- _HOW TO COMPLETE THIS TASK_
For this exercise, please find the lines in the entries that include the word "ordered" and copy them.
------ DATA FOR THIS EXERCISE
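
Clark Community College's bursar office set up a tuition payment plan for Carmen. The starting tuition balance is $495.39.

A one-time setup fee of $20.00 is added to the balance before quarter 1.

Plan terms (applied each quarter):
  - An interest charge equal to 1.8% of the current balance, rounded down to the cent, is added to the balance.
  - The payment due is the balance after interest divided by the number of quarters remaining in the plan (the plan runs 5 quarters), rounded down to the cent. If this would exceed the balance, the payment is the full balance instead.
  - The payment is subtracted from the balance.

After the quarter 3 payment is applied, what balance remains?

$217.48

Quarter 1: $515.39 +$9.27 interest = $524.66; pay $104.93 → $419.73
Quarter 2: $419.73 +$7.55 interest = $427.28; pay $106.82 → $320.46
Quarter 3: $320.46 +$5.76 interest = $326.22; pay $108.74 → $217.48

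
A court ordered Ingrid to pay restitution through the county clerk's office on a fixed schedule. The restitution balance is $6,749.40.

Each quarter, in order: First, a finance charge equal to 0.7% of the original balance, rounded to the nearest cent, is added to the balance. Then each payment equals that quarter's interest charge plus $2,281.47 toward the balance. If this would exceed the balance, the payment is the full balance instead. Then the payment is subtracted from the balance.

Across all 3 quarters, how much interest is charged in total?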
------------
------ DATA FOR THIS EXERCISE
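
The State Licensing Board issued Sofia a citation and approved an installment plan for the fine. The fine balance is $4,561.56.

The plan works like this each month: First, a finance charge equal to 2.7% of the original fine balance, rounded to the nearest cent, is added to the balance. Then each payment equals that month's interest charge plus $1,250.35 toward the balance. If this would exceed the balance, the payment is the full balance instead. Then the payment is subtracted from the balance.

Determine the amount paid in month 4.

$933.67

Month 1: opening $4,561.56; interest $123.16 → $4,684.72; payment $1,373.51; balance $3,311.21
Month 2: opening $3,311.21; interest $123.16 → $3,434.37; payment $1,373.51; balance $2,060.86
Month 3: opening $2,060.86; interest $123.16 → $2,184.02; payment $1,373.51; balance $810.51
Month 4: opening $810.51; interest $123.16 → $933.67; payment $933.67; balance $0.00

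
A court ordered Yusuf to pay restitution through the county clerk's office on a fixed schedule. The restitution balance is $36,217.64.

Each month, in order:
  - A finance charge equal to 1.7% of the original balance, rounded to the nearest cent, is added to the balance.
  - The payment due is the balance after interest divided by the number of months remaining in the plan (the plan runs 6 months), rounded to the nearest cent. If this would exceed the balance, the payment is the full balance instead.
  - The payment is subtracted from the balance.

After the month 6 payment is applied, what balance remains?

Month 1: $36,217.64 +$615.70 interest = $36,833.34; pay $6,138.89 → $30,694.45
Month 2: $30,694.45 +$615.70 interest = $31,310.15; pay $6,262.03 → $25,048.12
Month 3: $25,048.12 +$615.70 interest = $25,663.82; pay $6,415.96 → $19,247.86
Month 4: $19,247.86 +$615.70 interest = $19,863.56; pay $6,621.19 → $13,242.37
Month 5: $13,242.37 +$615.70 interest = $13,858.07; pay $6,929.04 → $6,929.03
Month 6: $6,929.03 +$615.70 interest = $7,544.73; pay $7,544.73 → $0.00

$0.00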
------------
------ DATA FOR THIS EXERCISE
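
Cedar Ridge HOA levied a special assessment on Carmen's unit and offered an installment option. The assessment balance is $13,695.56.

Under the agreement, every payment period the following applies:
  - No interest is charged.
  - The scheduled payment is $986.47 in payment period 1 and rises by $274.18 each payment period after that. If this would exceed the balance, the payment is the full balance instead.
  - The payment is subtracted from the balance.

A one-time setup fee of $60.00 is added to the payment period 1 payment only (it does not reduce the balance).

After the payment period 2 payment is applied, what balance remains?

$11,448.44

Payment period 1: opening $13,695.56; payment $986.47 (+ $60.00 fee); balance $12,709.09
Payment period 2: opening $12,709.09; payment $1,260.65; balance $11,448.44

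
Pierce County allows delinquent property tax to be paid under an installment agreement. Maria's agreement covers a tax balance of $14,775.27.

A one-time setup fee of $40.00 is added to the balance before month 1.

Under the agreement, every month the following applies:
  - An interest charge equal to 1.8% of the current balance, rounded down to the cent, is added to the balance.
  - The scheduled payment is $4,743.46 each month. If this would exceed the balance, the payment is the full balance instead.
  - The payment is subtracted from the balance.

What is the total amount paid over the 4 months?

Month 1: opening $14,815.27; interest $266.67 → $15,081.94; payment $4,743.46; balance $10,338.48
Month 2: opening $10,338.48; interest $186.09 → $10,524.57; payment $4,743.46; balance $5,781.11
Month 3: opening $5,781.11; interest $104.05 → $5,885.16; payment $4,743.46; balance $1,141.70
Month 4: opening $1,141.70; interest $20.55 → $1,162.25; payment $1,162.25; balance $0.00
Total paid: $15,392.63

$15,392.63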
------------
- _EXPECTED OUTPUT_
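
A court ordered Ingrid to pay restitution through the county clerk's office on a fixed schedule. The restitution balance is $6,749.40.
A court ordered Yusuf to pay restitution through the county clerk's office on a fixed schedule. The restitution balance is $36,217.64.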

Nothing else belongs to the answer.